Items from a data source:
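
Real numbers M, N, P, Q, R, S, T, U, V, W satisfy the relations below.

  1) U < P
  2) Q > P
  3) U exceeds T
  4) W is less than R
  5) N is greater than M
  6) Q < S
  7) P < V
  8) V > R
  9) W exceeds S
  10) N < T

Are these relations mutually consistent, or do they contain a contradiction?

Every relation is compatible with M < N < T < U < P < Q < S < W < R < V; the set is consistent.

consistent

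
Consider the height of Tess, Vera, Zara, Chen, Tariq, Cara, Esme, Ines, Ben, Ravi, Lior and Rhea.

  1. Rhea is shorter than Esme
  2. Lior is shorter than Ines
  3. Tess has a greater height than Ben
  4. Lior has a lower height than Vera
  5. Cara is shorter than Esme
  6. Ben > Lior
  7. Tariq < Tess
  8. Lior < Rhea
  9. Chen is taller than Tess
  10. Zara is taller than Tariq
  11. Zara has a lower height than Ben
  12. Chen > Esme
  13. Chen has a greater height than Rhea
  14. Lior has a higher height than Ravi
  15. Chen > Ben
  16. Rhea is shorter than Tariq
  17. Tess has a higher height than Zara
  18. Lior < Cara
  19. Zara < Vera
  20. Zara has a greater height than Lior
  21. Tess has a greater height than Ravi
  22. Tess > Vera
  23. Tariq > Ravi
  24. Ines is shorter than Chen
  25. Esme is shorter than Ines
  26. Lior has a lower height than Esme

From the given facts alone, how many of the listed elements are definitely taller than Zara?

4

Directly above Zara: Ben, Vera, Tess.
One step further: Chen (4 so far).
Nothing else is reachable above Zara; 4 in all.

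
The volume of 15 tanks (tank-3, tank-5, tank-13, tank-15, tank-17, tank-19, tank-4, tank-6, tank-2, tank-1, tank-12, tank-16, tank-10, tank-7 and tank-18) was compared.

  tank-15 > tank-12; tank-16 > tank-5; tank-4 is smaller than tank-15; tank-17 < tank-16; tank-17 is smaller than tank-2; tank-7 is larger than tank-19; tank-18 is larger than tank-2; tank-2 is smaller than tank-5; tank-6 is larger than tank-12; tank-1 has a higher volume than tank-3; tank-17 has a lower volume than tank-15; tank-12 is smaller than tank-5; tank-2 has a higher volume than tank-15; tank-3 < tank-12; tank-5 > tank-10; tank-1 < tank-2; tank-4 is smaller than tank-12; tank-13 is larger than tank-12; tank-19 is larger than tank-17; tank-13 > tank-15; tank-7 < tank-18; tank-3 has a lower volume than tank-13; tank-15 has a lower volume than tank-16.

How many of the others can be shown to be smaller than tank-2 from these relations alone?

Directly below tank-2: tank-17, tank-1, tank-15.
One step further: tank-3, tank-4, tank-12 (6 so far).
Nothing else is reachable below tank-2; 6 in all.

6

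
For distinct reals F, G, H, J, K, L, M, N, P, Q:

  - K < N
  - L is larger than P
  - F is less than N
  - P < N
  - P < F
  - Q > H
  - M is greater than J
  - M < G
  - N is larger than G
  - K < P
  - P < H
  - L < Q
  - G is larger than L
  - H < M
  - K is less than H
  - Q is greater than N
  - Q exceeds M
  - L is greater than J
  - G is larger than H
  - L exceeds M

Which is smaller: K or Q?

Following the relations from K: K < P < H < M < L < G < N < Q.
So K < Q; K is the smaller of the two.

K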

**Exercise directions:** Review the preceding data and report every line that includes the string "Cara".

**Exercise answer:**
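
Consider the height of Tess, Vera, Zara, Chen, Tariq, Cara, Esme, Ines, Ben, Ravi, Lior and Rhea.
  5. Cara is shorter than Esme
  18. Lior < Cara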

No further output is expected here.